What this task involves »
Read the data, and whenever a line holds the word "sort", report that line.

------------------------------------------------------------------------

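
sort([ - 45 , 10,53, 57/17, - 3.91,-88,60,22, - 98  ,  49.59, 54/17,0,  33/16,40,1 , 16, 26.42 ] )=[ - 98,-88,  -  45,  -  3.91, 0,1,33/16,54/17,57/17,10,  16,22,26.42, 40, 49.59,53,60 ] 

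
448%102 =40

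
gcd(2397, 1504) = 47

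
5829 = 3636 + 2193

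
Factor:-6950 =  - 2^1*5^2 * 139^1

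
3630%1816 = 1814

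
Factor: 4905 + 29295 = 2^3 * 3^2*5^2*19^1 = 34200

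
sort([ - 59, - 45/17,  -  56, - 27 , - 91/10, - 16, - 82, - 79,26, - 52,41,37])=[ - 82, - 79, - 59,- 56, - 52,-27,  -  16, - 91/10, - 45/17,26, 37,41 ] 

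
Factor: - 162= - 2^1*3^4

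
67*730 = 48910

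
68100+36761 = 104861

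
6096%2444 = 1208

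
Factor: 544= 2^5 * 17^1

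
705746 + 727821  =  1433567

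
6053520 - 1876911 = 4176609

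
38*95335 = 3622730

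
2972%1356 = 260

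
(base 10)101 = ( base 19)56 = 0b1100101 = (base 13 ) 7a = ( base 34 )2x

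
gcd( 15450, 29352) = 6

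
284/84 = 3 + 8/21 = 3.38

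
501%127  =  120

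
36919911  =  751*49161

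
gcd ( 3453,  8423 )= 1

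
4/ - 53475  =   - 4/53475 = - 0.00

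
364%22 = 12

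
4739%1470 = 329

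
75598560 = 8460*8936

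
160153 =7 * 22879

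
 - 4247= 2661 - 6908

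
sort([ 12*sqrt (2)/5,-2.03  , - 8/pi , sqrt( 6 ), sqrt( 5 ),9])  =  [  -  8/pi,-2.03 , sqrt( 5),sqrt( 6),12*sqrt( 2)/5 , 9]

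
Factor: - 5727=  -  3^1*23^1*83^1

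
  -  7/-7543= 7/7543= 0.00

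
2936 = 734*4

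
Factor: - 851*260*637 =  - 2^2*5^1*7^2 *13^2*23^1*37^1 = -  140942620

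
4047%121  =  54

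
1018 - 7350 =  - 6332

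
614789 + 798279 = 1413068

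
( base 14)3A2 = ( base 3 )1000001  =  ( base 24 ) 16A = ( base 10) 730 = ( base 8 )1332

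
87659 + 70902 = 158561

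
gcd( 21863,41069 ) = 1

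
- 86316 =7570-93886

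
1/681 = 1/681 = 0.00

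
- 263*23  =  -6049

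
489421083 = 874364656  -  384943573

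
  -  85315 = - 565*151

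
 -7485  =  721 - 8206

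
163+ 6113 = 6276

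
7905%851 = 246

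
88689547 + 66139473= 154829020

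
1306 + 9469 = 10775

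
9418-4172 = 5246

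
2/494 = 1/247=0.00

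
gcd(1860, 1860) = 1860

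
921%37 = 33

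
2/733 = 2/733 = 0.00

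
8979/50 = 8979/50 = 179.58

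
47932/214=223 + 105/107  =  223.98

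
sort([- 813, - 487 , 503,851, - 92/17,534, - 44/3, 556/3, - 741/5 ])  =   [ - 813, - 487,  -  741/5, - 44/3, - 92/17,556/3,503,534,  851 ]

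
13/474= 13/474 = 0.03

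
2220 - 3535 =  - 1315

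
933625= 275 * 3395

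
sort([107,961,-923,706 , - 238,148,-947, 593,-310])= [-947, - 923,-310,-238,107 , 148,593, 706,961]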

------------------------------------------------------------------------

Result for this task »
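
sort([ - 45 , 10,53, 57/17, - 3.91,-88,60,22, - 98  ,  49.59, 54/17,0,  33/16,40,1 , 16, 26.42 ] )=[ - 98,-88,  -  45,  -  3.91, 0,1,33/16,54/17,57/17,10,  16,22,26.42, 40, 49.59,53,60 ] 
sort([ - 59, - 45/17,  -  56, - 27 , - 91/10, - 16, - 82, - 79,26, - 52,41,37])=[ - 82, - 79, - 59,- 56, - 52,-27,  -  16, - 91/10, - 45/17,26, 37,41 ] 
sort([ 12*sqrt (2)/5,-2.03  , - 8/pi , sqrt( 6 ), sqrt( 5 ),9])  =  [  -  8/pi,-2.03 , sqrt( 5),sqrt( 6),12*sqrt( 2)/5 , 9]
sort([- 813, - 487 , 503,851, - 92/17,534, - 44/3, 556/3, - 741/5 ])  =   [ - 813, - 487,  -  741/5, - 44/3, - 92/17,556/3,503,534,  851 ]
sort([107,961,-923,706 , - 238,148,-947, 593,-310])= [-947, - 923,-310,-238,107 , 148,593, 706,961]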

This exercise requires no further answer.